* [WORK REQUEST]: Nothing but the lines from the one containing "A web banner" through the end of the data below may appear in the response, each one exact.

Stored data
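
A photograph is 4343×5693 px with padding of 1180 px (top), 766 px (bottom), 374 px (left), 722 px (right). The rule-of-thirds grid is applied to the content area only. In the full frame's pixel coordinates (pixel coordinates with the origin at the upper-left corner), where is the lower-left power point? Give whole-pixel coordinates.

Content width = 4343 − 374 − 722 = 3247 px; content height = 5693 − 1180 − 766 = 3747 px.
Lower-left is one-third across and two-thirds down within the content area.
x = 374 + 1 × 3247/3 = 374 + 1082.33 ≈ 1456
y = 1180 + 2 × 3747/3 = 1180 + 2498.00 ≈ 3678

(1456, 3678)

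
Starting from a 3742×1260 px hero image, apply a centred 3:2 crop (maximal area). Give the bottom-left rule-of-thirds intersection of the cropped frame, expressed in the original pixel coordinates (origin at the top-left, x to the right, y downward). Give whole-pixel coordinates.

(1556, 840)

3742/1260 > 3/2, so the 3:2 crop keeps the full height 1260 and trims width to 1260 × 3/2 = 1890.00 px.
Left offset = (3742 − 1890.00)/2 = 926.00 px; top offset = 0.
Bottom-left is one-third across and two-thirds down within the crop:
x = 926.00 + 1 × 1890.00/3 ≈ 1556; y = 0.00 + 2 × 1260.00/3 ≈ 840.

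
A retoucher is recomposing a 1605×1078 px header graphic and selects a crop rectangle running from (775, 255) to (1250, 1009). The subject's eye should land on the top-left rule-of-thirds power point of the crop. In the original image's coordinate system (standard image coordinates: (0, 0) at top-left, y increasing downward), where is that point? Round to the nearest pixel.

x = 933 px, y = 506 px

Crop width = 1250 − 775 = 475 px; one third is 158.33 px.
Crop height = 1009 − 255 = 754 px; one third is 251.33 px.
The top-left point is one-third across and one-third down within the crop:
x = 775 + 1 × 158.33 ≈ 933; y = 255 + 1 × 251.33 ≈ 506.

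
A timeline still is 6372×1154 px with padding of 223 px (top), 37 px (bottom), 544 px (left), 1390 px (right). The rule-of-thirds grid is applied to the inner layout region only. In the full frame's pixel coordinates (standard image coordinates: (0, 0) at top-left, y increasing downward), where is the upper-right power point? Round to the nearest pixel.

x = 3503 px, y = 521 px

Content width = 6372 − 544 − 1390 = 4438 px; content height = 1154 − 223 − 37 = 894 px.
Upper-right is two-thirds across and one-third down within the inner layout region.
x = 544 + 2 × 4438/3 = 544 + 2958.67 ≈ 3503
y = 223 + 1 × 894/3 = 223 + 298.00 ≈ 521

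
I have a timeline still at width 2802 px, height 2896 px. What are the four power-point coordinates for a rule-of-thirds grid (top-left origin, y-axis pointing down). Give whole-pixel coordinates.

One third of 2802 is 934; one third of 2896 is 965.33.
Vertical third lines at x = 934 and x = 1868; horizontal third lines at y = 965 and y = 1931.

(934, 965), (1868, 965), (934, 1931), (1868, 1931)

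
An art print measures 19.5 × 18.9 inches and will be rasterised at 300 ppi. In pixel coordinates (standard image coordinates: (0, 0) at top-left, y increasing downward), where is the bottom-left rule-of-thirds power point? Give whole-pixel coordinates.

(1950, 3780)

In pixels the canvas is 19.5 × 300 = 5850 wide and 18.9 × 300 = 5670 tall.
The bottom-left point is one-third across and two-thirds down:
x = 1 × 5850/3 ≈ 1950; y = 2 × 5670/3 ≈ 3780.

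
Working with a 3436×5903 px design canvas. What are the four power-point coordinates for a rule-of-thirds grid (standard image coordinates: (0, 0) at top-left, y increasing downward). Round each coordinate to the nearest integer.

One third of 3436 is 1145.33; one third of 5903 is 1967.67.
Vertical third lines at x = 1145 and x = 2291; horizontal third lines at y = 1968 and y = 3935.

(1145, 1968), (2291, 1968), (1145, 3935), (2291, 3935)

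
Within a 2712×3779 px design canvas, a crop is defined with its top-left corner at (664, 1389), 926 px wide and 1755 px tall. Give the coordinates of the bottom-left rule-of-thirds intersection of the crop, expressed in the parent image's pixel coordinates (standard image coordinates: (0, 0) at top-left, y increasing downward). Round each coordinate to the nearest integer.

One third of the crop width 926 is 308.67 px.
One third of the crop height 1755 is 585.00 px.
The bottom-left point is one-third across and two-thirds down within the crop:
x = 664 + 1 × 308.67 ≈ 973; y = 1389 + 2 × 585.00 ≈ 2559.

x = 973 px, y = 2559 px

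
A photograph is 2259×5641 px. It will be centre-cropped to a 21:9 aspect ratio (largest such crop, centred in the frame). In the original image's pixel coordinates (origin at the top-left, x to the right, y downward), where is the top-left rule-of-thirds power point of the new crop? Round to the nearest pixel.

x = 753 px, y = 2659 px

2259/5641 < 21/9, so the 21:9 crop keeps the full width 2259 and trims height to 2259 × 9/21 = 968.14 px.
Top offset = (5641 − 968.14)/2 = 2336.43 px; left offset = 0.
Top-left is one-third across and one-third down within the crop:
x = 0.00 + 1 × 2259.00/3 ≈ 753; y = 2336.43 + 1 × 968.14/3 ≈ 2659.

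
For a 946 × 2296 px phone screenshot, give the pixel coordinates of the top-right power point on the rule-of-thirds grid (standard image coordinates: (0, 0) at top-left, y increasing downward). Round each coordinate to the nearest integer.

(631, 765)

The top-right point sits two-thirds of the way across and one-third of the way down.
x = 2 × 946/3 ≈ 631; y = 1 × 2296/3 ≈ 765.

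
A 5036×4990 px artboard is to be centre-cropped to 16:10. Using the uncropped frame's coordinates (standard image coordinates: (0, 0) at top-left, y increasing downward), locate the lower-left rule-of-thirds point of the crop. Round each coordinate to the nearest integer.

5036/4990 < 16/10, so the 16:10 crop keeps the full width 5036 and trims height to 5036 × 10/16 = 3147.50 px.
Top offset = (4990 − 3147.50)/2 = 921.25 px; left offset = 0.
Lower-left is one-third across and two-thirds down within the crop:
x = 0.00 + 1 × 5036.00/3 ≈ 1679; y = 921.25 + 2 × 3147.50/3 ≈ 3020.

x = 1679 px, y = 3020 px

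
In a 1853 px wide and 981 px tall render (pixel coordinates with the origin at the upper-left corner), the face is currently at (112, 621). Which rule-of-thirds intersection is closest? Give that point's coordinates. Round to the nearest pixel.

(618, 654)

Third lines: x ∈ {618, 1235}, y ∈ {327, 654}.
112 is closer to x = 618; 621 is closer to y = 654.
So the nearest intersection is the lower-left power point.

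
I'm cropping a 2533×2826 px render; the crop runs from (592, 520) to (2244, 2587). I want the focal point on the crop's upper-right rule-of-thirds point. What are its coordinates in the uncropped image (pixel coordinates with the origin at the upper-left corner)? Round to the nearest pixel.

Crop width = 2244 − 592 = 1652 px; one third is 550.67 px.
Crop height = 2587 − 520 = 2067 px; one third is 689.00 px.
The upper-right point is two-thirds across and one-third down within the crop:
x = 592 + 2 × 550.67 ≈ 1693; y = 520 + 1 × 689.00 ≈ 1209.

(1693, 1209)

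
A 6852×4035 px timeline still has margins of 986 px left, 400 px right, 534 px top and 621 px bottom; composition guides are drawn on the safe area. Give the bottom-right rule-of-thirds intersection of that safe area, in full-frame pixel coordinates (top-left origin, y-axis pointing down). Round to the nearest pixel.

x = 4630 px, y = 2454 px

Content width = 6852 − 986 − 400 = 5466 px; content height = 4035 − 534 − 621 = 2880 px.
Bottom-right is two-thirds across and two-thirds down within the safe area.
x = 986 + 2 × 5466/3 = 986 + 3644.00 ≈ 4630
y = 534 + 2 × 2880/3 = 534 + 1920.00 ≈ 2454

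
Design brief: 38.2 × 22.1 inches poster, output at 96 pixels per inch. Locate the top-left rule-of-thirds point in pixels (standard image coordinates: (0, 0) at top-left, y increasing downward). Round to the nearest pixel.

In pixels the canvas is 38.2 × 96 = 3667.2 wide and 22.1 × 96 = 2121.6 tall.
The top-left point is one-third across and one-third down:
x = 1 × 3667.2/3 ≈ 1222; y = 1 × 2121.6/3 ≈ 707.

(1222, 707)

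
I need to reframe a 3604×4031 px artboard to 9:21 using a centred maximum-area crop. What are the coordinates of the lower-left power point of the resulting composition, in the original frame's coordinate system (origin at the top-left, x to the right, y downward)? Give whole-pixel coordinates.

(1514, 2687)

3604/4031 > 9/21, so the 9:21 crop keeps the full height 4031 and trims width to 4031 × 9/21 = 1727.57 px.
Left offset = (3604 − 1727.57)/2 = 938.21 px; top offset = 0.
Lower-left is one-third across and two-thirds down within the crop:
x = 938.21 + 1 × 1727.57/3 ≈ 1514; y = 0.00 + 2 × 4031.00/3 ≈ 2687.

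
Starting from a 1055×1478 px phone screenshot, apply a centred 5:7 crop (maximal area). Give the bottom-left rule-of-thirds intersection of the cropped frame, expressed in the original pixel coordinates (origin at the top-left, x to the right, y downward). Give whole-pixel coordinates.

1055/1478 < 5/7, so the 5:7 crop keeps the full width 1055 and trims height to 1055 × 7/5 = 1477.00 px.
Top offset = (1478 − 1477.00)/2 = 0.50 px; left offset = 0.
Bottom-left is one-third across and two-thirds down within the crop:
x = 0.00 + 1 × 1055.00/3 ≈ 352; y = 0.50 + 2 × 1477.00/3 ≈ 985.

(352, 985)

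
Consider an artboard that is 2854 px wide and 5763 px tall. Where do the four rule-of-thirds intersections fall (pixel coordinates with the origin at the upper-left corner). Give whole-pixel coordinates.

One third of 2854 is 951.33; one third of 5763 is 1921.
Vertical third lines at x = 951 and x = 1903; horizontal third lines at y = 1921 and y = 3842.

(951, 1921), (1903, 1921), (951, 3842), (1903, 3842)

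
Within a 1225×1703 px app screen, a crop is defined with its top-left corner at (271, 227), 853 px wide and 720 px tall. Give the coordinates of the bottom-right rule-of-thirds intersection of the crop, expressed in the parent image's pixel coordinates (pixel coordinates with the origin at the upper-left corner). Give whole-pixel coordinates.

x = 840 px, y = 707 px

One third of the crop width 853 is 284.33 px.
One third of the crop height 720 is 240.00 px.
The bottom-right point is two-thirds across and two-thirds down within the crop:
x = 271 + 2 × 284.33 ≈ 840; y = 227 + 2 × 240.00 ≈ 707.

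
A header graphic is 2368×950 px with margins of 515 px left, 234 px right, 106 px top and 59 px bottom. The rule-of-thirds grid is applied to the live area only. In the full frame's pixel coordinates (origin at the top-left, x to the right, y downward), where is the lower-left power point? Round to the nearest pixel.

Content width = 2368 − 515 − 234 = 1619 px; content height = 950 − 106 − 59 = 785 px.
Lower-left is one-third across and two-thirds down within the live area.
x = 515 + 1 × 1619/3 = 515 + 539.67 ≈ 1055
y = 106 + 2 × 785/3 = 106 + 523.33 ≈ 629

x = 1055 px, y = 629 px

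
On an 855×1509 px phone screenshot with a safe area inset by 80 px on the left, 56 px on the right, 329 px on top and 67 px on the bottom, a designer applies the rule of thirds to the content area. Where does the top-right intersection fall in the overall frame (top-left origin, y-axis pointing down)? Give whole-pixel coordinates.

Content width = 855 − 80 − 56 = 719 px; content height = 1509 − 329 − 67 = 1113 px.
Top-right is two-thirds across and one-third down within the content area.
x = 80 + 2 × 719/3 = 80 + 479.33 ≈ 559
y = 329 + 1 × 1113/3 = 329 + 371.00 ≈ 700

(559, 700)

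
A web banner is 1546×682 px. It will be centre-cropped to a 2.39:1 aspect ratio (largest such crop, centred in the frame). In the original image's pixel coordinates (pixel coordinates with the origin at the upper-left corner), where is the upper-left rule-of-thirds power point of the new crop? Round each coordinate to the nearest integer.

1546/682 < 2.39/1, so the 2.39:1 crop keeps the full width 1546 and trims height to 1546 × 1/2.39 = 646.86 px.
Top offset = (682 − 646.86)/2 = 17.57 px; left offset = 0.
Upper-left is one-third across and one-third down within the crop:
x = 0.00 + 1 × 1546.00/3 ≈ 515; y = 17.57 + 1 × 646.86/3 ≈ 233.

x = 515 px, y = 233 px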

* [EXPECTED ANSWER]:
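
A web banner is 1546×682 px. It will be centre-cropped to a 2.39:1 aspect ratio (largest such crop, centred in the frame). In the original image's pixel coordinates (pixel coordinates with the origin at the upper-left corner), where is the upper-left rule-of-thirds power point of the new crop? Round each coordinate to the nearest integer.

1546/682 < 2.39/1, so the 2.39:1 crop keeps the full width 1546 and trims height to 1546 × 1/2.39 = 646.86 px.
Top offset = (682 − 646.86)/2 = 17.57 px; left offset = 0.
Upper-left is one-third across and one-third down within the crop:
x = 0.00 + 1 × 1546.00/3 ≈ 515; y = 17.57 + 1 × 646.86/3 ≈ 233.

x = 515 px, y = 233 px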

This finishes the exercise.